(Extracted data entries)
..........

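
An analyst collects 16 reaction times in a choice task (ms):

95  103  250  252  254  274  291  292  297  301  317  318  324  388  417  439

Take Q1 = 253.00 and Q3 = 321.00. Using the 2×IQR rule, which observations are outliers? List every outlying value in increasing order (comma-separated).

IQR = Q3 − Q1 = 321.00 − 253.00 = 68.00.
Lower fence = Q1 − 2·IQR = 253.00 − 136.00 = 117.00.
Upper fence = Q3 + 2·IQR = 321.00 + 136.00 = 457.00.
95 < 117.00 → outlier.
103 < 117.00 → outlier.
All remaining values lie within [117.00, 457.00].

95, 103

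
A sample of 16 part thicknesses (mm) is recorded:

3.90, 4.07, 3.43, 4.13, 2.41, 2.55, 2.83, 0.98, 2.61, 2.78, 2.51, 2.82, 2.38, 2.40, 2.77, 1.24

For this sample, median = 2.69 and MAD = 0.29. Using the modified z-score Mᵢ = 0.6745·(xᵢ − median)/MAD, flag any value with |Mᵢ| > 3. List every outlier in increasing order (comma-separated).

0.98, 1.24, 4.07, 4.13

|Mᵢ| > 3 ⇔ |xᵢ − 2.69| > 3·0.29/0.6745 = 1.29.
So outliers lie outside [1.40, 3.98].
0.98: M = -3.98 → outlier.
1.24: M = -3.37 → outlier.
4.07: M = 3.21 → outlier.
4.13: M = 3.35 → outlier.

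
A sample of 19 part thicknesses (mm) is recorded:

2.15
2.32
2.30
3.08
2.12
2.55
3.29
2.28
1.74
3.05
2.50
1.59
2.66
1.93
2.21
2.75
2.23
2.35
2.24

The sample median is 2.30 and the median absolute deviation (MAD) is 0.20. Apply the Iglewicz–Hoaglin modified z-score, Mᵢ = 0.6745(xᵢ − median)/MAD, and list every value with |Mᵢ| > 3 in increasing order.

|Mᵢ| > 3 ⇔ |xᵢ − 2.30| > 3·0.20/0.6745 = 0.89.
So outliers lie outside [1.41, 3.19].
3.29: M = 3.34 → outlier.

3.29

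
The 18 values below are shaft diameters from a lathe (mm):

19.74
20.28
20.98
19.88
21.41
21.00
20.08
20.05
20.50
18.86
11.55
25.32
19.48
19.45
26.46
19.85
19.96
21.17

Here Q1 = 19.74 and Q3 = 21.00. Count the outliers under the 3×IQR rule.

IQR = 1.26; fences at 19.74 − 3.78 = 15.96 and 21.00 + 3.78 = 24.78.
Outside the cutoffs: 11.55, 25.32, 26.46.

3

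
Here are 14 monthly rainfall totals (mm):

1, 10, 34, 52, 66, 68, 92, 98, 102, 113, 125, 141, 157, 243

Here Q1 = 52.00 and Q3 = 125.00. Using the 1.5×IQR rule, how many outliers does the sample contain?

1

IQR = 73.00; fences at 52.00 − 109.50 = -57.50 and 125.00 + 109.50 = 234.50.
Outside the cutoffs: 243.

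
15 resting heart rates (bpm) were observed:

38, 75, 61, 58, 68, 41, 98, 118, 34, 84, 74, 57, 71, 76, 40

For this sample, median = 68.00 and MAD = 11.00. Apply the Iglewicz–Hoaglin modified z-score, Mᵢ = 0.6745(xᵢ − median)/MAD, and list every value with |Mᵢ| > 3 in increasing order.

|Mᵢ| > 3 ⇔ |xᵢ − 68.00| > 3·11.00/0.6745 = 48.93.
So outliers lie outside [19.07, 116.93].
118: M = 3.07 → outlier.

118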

..........

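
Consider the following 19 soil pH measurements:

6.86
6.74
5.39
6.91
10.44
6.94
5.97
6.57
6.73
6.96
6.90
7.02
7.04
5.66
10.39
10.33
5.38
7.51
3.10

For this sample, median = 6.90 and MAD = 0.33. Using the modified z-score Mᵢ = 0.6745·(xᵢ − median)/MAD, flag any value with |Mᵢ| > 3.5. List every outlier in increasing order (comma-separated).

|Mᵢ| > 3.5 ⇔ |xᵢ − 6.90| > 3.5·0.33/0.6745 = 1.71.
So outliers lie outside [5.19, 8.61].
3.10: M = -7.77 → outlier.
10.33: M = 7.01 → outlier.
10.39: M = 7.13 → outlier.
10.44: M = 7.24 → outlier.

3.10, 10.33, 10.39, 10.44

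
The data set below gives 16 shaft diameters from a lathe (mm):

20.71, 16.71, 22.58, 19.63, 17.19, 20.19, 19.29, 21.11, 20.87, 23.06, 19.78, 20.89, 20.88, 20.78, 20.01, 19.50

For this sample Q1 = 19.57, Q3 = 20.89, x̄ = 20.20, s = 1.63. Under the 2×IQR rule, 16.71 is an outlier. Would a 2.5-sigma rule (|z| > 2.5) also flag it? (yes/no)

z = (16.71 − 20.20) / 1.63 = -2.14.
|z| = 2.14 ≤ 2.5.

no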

..........

**Problem to solve**:
Look through the data above for the word "from". Report each line where it occurs.

**Answer area**:
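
The 18 values below are shaft diameters from a lathe (mm):
The data set below gives 16 shaft diameters from a lathe (mm):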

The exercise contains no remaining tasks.